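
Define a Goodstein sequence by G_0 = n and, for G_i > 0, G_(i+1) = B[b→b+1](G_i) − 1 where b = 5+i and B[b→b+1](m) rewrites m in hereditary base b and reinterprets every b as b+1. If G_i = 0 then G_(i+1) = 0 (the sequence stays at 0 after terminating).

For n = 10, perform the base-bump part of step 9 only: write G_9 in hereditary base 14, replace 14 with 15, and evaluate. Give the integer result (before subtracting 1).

9

G_0=10  [base 5] 2·5  →[5↦6]→  2·6 = 12  −1 ⇒ G_1=11
G_1=11  [base 6] 6 + 5  →[6↦7]→  7 + 5 = 12  −1 ⇒ G_2=11
G_2=11  [base 7] 7 + 4  →[7↦8]→  8 + 4 = 12  −1 ⇒ G_3=11
G_3=11  [base 8] 8 + 3  →[8↦9]→  9 + 3 = 12  −1 ⇒ G_4=11
G_4=11  [base 9] 9 + 2  →[9↦10]→  10 + 2 = 12  −1 ⇒ G_5=11
G_5=11  [base 10] 10 + 1  →[10↦11]→  11 + 1 = 12  −1 ⇒ G_6=11
G_6=11  [base 11] 11  →[11↦12]→  12 = 12  −1 ⇒ G_7=11
G_7=11  [base 12] 11  →[12↦13]→  11 = 11  −1 ⇒ G_8=10
G_8=10  [base 13] 10  →[13↦14]→  10 = 10  −1 ⇒ G_9=9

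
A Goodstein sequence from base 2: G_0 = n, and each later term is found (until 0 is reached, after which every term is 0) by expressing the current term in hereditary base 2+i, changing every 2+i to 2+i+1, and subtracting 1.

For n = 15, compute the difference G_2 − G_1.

1172

(0) 15|_2 = 2^(2 + 1) + 2^2 + 2 + 1 ↦ 3^(3 + 1) + 3^3 + 3 + 1|_3 = 112 ⇒ 111
(1) 111|_3 = 3^(3 + 1) + 3^3 + 3 ↦ 4^(4 + 1) + 4^4 + 4|_4 = 1284 ⇒ 1283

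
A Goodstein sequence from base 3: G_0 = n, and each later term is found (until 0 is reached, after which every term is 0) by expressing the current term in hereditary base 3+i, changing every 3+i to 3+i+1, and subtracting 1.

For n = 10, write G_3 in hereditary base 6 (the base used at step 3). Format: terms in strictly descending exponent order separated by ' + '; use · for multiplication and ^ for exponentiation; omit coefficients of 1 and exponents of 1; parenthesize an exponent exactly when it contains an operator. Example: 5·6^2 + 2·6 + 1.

4·6 + 3

step 0: 10 = 3^2 + 1; sub 4 for 3: 4^2 + 1; = 17; G_1 = 17−1 = 16
step 1: 16 = 4^2; sub 5 for 4: 5^2; = 25; G_2 = 25−1 = 24
step 2: 24 = 4·5 + 4; sub 6 for 5: 4·6 + 4; = 28; G_3 = 28−1 = 27
step 3: 27 = 4·6 + 3; sub 7 for 6: 4·7 + 3; = 31; G_4 = 31−1 = 30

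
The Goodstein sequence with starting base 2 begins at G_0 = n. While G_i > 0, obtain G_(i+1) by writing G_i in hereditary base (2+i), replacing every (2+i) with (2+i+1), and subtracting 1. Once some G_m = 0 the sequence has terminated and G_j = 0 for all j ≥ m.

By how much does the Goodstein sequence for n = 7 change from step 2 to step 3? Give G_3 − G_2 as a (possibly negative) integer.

i=0: 7 = 2^2 + 2 + 1 (b=2); 2→3: 3^3 + 3 + 1 = 31; 31−1 = 30
i=1: 30 = 3^3 + 3 (b=3); 3→4: 4^4 + 4 = 260; 260−1 = 259
i=2: 259 = 4^4 + 3 (b=4); 4→5: 5^5 + 3 = 3128; 3128−1 = 3127

2868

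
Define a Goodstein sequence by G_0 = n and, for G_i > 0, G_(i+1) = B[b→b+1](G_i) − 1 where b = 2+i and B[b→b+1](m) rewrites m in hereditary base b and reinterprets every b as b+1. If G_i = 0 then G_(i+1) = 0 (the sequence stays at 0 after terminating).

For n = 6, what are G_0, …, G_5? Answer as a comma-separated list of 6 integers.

6, 29, 257, 3125, 46655, 98039

base 2: 6 = 2^2 + 2; at 3: 3^3 + 3 = 30; next = 29
base 3: 29 = 3^3 + 2; at 4: 4^4 + 2 = 258; next = 257
base 4: 257 = 4^4 + 1; at 5: 5^5 + 1 = 3126; next = 3125
base 5: 3125 = 5^5; at 6: 6^6 = 46656; next = 46655
base 6: 46655 = 5·6^5 + 5·6^4 + 5·6^3 + 5·6^2 + 5·6 + 5; at 7: 5·7^5 + 5·7^4 + 5·7^3 + 5·7^2 + 5·7 + 5 = 98040; next = 98039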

+ + + + + + +

All lines of the material that contain the string "later" are to be copied.

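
A Goodstein sequence from base 2: G_0 = n, and each later term is found (until 0 is reached, after which every term is 0) by expressing the current term in hereditary base 2+i, changing every 2+i to 2+i+1, and subtracting 1.
A Goodstein sequence from base 3: G_0 = n, and each later term is found (until 0 is reached, after which every term is 0) by expressing the current term in hereditary base 3+i, changing every 3+i to 3+i+1, and subtracting 1.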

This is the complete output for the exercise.